Listed records Block Start

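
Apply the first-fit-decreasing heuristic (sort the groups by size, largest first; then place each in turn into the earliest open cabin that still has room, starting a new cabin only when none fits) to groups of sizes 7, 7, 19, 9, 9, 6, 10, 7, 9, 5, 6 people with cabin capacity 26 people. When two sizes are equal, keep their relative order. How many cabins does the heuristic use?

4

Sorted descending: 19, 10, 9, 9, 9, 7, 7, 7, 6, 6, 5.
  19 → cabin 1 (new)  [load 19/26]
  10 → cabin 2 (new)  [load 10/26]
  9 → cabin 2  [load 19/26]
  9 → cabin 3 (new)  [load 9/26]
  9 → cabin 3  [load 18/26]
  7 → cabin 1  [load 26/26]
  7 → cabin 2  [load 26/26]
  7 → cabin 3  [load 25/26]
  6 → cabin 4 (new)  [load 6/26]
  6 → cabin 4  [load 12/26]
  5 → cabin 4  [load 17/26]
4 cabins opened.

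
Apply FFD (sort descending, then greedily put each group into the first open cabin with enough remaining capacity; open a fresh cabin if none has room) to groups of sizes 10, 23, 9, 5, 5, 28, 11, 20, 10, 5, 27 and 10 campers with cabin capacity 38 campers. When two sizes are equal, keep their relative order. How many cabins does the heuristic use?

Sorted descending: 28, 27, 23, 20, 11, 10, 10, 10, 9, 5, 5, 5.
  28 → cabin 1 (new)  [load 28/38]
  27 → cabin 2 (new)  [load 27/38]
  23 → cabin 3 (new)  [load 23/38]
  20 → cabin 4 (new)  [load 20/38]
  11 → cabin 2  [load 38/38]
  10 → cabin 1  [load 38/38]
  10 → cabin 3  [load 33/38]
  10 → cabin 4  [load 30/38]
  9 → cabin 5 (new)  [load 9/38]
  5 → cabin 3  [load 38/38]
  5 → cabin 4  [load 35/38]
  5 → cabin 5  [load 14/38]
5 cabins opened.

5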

Listed records Block End

__The problem__. Each line of the listing should be printed again, exactly.

__Answer for this exercise__.
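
Apply the first-fit-decreasing heuristic (sort the groups by size, largest first; then place each in turn into the earliest open cabin that still has room, starting a new cabin only when none fits) to groups of sizes 7, 7, 19, 9, 9, 6, 10, 7, 9, 5, 6 people with cabin capacity 26 people. When two sizes are equal, keep their relative order. How many cabins does the heuristic use?

4

Sorted descending: 19, 10, 9, 9, 9, 7, 7, 7, 6, 6, 5.
  19 → cabin 1 (new)  [load 19/26]
  10 → cabin 2 (new)  [load 10/26]
  9 → cabin 2  [load 19/26]
  9 → cabin 3 (new)  [load 9/26]
  9 → cabin 3  [load 18/26]
  7 → cabin 1  [load 26/26]
  7 → cabin 2  [load 26/26]
  7 → cabin 3  [load 25/26]
  6 → cabin 4 (new)  [load 6/26]
  6 → cabin 4  [load 12/26]
  5 → cabin 4  [load 17/26]
4 cabins opened.

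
Apply FFD (sort descending, then greedily put each group into the first open cabin with enough remaining capacity; open a fresh cabin if none has room) to groups of sizes 10, 23, 9, 5, 5, 28, 11, 20, 10, 5, 27 and 10 campers with cabin capacity 38 campers. When two sizes are equal, keep their relative order. How many cabins does the heuristic use?

Sorted descending: 28, 27, 23, 20, 11, 10, 10, 10, 9, 5, 5, 5.
  28 → cabin 1 (new)  [load 28/38]
  27 → cabin 2 (new)  [load 27/38]
  23 → cabin 3 (new)  [load 23/38]
  20 → cabin 4 (new)  [load 20/38]
  11 → cabin 2  [load 38/38]
  10 → cabin 1  [load 38/38]
  10 → cabin 3  [load 33/38]
  10 → cabin 4  [load 30/38]
  9 → cabin 5 (new)  [load 9/38]
  5 → cabin 3  [load 38/38]
  5 → cabin 4  [load 35/38]
  5 → cabin 5  [load 14/38]
5 cabins opened.

5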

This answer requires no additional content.